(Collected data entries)
───

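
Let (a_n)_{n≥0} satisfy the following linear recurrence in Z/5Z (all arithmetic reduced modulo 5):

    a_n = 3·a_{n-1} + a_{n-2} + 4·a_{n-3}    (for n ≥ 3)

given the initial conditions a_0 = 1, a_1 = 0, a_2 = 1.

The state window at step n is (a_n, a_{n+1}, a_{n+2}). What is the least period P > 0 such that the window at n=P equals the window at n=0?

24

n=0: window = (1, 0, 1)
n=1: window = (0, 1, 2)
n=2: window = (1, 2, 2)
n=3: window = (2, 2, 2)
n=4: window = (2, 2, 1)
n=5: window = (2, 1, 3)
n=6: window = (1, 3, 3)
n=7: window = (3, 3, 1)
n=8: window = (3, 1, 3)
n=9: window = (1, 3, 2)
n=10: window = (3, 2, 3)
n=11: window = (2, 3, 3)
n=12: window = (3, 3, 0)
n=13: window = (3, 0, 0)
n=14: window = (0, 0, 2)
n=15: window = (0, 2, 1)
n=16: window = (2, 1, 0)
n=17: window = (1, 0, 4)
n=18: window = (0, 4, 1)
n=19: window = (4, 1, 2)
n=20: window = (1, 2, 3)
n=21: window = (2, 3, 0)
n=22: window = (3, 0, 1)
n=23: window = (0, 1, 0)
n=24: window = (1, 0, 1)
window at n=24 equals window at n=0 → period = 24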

───

→ What needs to be done: Every line above has to be restated word for word.

→ Written solution:
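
Let (a_n)_{n≥0} satisfy the following linear recurrence in Z/5Z (all arithmetic reduced modulo 5):

    a_n = 3·a_{n-1} + a_{n-2} + 4·a_{n-3}    (for n ≥ 3)

given the initial conditions a_0 = 1, a_1 = 0, a_2 = 1.

The state window at step n is (a_n, a_{n+1}, a_{n+2}). What is the least period P > 0 such that the window at n=P equals the window at n=0?

24

n=0: window = (1, 0, 1)
n=1: window = (0, 1, 2)
n=2: window = (1, 2, 2)
n=3: window = (2, 2, 2)
n=4: window = (2, 2, 1)
n=5: window = (2, 1, 3)
n=6: window = (1, 3, 3)
n=7: window = (3, 3, 1)
n=8: window = (3, 1, 3)
n=9: window = (1, 3, 2)
n=10: window = (3, 2, 3)
n=11: window = (2, 3, 3)
n=12: window = (3, 3, 0)
n=13: window = (3, 0, 0)
n=14: window = (0, 0, 2)
n=15: window = (0, 2, 1)
n=16: window = (2, 1, 0)
n=17: window = (1, 0, 4)
n=18: window = (0, 4, 1)
n=19: window = (4, 1, 2)
n=20: window = (1, 2, 3)
n=21: window = (2, 3, 0)
n=22: window = (3, 0, 1)
n=23: window = (0, 1, 0)
n=24: window = (1, 0, 1)
window at n=24 equals window at n=0 → period = 24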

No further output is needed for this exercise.